WHAT IS REQUIRED
Every line from the one containing "Below is a token" to the one containing "Consider the token" in the records below, both included, must be set down exactly, and no other line.

DATA SHOWN
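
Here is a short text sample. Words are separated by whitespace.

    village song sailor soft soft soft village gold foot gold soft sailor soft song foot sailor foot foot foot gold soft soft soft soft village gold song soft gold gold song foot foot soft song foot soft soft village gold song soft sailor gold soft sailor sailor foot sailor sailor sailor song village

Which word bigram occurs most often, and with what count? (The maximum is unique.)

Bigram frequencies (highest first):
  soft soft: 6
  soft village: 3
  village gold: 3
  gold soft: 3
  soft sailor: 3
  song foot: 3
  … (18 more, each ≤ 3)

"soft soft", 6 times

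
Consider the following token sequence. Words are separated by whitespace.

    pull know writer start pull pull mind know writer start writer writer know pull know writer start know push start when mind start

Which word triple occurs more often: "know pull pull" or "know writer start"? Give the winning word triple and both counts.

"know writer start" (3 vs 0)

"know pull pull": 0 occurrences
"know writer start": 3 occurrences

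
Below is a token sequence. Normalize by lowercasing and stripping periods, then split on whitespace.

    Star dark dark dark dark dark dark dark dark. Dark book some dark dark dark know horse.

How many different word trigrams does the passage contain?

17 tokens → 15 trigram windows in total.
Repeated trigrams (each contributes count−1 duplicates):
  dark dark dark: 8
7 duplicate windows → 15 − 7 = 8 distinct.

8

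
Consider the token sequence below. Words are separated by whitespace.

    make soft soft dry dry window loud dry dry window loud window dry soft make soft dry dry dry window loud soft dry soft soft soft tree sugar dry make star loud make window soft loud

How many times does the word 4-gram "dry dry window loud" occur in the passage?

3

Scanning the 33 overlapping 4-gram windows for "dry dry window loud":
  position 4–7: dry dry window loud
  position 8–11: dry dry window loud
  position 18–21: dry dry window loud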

TASK OUTPUT
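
Below is a token sequence. Normalize by lowercasing and stripping periods, then split on whitespace.

    Star dark dark dark dark dark dark dark dark. Dark book some dark dark dark know horse.

How many different word trigrams does the passage contain?

17 tokens → 15 trigram windows in total.
Repeated trigrams (each contributes count−1 duplicates):
  dark dark dark: 8
7 duplicate windows → 15 − 7 = 8 distinct.

8

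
Consider the token sequence below. Words are separated by whitespace.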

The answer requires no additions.